Start of Block

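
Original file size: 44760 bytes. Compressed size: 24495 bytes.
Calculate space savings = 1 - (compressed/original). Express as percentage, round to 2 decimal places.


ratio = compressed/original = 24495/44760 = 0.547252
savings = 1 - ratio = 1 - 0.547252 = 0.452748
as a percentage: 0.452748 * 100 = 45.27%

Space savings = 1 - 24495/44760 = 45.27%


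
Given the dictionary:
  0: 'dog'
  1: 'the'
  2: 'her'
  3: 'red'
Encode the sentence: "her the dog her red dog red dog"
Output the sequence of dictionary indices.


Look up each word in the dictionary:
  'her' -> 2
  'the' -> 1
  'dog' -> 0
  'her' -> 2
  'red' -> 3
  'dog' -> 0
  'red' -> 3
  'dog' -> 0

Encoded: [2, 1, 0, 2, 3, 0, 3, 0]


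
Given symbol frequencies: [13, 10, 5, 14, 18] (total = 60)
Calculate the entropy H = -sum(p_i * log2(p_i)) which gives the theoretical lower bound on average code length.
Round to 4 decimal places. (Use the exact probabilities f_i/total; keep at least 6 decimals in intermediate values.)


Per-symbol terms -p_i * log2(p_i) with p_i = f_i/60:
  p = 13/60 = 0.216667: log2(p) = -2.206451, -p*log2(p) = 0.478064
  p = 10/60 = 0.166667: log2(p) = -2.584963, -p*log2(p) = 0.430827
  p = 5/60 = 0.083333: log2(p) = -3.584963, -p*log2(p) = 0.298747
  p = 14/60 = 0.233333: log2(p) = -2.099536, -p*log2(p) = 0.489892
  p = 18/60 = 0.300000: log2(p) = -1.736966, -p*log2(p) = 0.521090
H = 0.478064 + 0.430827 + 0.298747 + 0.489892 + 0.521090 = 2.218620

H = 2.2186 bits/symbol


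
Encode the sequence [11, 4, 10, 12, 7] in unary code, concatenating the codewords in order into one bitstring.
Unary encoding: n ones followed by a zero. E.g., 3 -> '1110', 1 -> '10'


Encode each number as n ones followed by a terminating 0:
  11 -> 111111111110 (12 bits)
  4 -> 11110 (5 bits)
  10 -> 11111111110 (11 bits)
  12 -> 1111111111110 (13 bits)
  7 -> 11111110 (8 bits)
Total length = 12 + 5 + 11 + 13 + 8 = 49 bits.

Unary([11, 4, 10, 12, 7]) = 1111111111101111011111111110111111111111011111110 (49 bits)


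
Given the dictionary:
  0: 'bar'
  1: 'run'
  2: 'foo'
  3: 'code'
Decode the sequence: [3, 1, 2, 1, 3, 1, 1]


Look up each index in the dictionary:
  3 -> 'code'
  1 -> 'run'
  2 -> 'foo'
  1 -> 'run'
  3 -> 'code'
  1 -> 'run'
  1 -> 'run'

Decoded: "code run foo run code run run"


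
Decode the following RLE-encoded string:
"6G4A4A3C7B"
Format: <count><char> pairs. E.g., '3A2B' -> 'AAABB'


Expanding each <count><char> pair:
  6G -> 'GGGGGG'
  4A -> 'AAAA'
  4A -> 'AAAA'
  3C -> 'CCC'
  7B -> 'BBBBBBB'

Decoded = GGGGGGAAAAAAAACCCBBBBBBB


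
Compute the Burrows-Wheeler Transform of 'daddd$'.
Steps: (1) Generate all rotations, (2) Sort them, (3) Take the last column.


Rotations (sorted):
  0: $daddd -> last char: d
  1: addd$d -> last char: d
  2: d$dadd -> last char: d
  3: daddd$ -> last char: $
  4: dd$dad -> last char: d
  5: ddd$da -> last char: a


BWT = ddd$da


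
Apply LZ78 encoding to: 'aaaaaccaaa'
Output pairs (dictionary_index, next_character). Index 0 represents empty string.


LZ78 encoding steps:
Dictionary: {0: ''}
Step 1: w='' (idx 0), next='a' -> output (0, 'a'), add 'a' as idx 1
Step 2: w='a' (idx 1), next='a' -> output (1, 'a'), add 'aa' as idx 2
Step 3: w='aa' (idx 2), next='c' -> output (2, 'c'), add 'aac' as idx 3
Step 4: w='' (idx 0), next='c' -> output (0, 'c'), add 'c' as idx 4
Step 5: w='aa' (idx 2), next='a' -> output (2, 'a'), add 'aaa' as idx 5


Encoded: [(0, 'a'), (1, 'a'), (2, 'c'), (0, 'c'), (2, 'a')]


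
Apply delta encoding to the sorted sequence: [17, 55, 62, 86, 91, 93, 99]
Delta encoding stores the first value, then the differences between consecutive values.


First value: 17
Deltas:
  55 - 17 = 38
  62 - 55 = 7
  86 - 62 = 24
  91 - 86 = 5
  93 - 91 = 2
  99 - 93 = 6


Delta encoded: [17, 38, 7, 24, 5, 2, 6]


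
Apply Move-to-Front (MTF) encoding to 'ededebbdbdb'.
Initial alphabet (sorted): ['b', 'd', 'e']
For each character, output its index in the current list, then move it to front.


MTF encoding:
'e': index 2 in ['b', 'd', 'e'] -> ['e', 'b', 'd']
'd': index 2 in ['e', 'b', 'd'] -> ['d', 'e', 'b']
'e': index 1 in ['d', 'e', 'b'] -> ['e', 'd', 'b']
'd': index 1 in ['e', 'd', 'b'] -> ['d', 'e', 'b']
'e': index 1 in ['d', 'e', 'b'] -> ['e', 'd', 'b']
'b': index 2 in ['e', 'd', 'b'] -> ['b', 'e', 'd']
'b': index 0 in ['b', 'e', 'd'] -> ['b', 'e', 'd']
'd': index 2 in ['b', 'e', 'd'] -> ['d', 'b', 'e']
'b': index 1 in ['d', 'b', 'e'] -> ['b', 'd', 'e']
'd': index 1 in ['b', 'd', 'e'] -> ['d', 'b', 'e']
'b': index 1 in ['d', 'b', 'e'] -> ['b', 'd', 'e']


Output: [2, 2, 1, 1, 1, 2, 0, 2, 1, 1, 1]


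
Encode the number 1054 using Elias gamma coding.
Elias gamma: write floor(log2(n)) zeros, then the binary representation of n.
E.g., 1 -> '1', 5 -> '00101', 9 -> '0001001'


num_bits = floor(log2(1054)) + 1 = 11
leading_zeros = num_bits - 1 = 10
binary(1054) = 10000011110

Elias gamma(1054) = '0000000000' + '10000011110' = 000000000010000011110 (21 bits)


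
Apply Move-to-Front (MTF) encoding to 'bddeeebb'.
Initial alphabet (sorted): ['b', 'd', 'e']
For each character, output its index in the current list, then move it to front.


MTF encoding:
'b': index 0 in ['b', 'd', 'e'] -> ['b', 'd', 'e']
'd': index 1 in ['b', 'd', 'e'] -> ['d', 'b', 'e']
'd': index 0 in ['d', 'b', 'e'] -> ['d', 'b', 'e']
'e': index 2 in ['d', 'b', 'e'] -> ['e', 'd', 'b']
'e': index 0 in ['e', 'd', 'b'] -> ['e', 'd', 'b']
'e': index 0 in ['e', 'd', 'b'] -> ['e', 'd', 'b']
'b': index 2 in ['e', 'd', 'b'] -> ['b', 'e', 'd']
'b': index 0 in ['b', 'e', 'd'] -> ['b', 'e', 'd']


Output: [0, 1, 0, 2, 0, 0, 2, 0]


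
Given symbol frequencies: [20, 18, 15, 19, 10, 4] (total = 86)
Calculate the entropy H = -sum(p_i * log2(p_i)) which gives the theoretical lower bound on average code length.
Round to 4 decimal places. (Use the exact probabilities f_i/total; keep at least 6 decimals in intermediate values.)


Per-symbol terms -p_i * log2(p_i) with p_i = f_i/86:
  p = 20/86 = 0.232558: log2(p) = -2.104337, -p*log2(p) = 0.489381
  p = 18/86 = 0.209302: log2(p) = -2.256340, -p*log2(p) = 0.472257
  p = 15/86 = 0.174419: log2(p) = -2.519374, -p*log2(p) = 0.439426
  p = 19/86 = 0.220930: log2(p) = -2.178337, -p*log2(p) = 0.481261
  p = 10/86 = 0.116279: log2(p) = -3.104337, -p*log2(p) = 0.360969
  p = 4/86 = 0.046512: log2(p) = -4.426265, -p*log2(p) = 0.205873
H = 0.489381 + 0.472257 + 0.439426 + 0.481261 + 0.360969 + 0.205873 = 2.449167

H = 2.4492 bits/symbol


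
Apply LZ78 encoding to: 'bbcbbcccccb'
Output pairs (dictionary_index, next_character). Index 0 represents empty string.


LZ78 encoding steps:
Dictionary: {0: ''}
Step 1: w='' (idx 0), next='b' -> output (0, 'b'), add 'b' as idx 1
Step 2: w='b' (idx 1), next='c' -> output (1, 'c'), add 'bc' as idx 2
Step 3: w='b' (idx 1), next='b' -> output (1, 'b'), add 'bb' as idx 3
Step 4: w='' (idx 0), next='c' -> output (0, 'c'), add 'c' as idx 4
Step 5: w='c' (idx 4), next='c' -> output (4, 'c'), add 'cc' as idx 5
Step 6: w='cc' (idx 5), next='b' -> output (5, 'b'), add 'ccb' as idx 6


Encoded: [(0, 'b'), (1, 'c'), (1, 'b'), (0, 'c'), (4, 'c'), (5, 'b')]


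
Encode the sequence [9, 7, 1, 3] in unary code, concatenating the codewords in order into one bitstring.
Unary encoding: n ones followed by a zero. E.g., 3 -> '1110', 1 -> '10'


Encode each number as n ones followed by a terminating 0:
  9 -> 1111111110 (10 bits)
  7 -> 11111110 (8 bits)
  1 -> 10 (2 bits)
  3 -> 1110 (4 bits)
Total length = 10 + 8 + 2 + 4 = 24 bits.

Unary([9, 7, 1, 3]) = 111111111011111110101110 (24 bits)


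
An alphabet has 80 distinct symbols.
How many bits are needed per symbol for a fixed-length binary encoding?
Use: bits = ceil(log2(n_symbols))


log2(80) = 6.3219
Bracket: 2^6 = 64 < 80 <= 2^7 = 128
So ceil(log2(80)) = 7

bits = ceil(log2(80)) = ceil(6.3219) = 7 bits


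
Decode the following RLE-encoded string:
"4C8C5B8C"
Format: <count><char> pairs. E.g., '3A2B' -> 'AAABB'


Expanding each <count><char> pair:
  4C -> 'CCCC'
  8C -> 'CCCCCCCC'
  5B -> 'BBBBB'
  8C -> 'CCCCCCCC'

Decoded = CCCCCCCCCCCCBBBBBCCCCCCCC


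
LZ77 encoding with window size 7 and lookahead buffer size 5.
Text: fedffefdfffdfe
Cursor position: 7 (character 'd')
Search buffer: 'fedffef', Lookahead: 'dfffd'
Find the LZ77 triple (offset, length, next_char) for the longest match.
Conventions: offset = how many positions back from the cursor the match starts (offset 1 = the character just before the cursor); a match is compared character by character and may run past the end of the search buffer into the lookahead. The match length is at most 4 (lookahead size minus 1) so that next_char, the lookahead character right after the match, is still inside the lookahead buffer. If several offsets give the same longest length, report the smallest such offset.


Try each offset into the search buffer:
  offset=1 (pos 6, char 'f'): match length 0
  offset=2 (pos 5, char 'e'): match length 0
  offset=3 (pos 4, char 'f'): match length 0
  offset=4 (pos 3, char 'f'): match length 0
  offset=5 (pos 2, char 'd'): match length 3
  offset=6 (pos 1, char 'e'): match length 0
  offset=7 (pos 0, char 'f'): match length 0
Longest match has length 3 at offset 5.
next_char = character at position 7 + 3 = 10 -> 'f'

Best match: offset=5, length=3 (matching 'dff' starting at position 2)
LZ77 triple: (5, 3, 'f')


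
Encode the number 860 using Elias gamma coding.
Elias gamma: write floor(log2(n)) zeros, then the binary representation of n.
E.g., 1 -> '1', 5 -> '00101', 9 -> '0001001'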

End of Block
Start of Block

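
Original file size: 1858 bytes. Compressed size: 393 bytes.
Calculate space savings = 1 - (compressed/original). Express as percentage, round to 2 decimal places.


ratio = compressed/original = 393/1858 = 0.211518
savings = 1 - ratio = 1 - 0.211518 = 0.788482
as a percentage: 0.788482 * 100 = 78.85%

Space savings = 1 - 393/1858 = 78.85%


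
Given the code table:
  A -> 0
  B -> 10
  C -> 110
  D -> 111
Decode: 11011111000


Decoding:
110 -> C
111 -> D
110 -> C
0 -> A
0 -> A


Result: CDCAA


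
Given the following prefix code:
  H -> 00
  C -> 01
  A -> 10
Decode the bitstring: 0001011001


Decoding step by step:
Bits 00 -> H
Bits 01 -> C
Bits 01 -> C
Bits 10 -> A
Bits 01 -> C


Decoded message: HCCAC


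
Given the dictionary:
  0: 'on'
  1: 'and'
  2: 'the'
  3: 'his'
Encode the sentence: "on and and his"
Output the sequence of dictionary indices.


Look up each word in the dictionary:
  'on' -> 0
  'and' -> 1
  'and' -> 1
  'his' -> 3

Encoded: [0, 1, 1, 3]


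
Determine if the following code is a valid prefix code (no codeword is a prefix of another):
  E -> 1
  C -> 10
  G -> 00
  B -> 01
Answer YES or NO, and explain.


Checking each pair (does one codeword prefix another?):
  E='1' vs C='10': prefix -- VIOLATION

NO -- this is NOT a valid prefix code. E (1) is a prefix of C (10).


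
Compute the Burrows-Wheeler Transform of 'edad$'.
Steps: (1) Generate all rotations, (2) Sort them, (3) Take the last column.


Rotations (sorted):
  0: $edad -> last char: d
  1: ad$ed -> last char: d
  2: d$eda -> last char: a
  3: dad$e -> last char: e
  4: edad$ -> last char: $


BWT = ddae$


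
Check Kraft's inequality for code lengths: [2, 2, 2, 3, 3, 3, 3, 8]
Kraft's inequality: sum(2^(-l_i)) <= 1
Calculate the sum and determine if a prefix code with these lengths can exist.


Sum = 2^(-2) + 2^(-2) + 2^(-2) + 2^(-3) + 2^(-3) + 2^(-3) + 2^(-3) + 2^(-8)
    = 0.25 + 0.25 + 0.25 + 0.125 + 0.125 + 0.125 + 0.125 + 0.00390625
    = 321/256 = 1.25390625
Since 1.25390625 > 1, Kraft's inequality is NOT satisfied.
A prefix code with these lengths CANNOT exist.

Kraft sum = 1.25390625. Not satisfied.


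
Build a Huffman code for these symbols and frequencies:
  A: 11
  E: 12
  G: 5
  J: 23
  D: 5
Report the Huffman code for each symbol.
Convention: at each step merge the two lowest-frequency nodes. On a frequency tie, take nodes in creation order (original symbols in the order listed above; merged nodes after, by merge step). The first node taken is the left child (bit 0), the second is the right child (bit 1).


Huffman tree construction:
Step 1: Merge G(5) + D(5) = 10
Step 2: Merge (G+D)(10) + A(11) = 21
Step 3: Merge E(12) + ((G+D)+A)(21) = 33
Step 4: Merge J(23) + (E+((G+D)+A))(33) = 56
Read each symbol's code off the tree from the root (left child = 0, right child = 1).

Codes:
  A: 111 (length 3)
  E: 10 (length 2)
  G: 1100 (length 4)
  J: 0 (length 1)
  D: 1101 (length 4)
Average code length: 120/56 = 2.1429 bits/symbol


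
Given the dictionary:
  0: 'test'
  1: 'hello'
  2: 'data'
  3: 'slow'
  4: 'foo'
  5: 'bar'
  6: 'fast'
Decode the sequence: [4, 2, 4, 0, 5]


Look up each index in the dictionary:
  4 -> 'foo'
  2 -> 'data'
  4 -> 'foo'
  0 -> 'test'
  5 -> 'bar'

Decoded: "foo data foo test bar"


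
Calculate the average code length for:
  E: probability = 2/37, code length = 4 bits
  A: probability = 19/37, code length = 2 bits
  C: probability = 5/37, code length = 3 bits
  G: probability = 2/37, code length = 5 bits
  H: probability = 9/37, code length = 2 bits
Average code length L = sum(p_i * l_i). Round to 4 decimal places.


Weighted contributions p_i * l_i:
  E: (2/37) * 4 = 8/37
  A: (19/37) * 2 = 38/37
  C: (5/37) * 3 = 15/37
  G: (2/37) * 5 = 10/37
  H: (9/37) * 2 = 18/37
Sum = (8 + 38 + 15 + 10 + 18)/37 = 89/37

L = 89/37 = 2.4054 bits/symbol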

End of Block

### Activity
Copy out every line of the material above that contains the string "Transform".

### Solution below
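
Compute the Burrows-Wheeler Transform of 'daddd$'.
Compute the Burrows-Wheeler Transform of 'edad$'.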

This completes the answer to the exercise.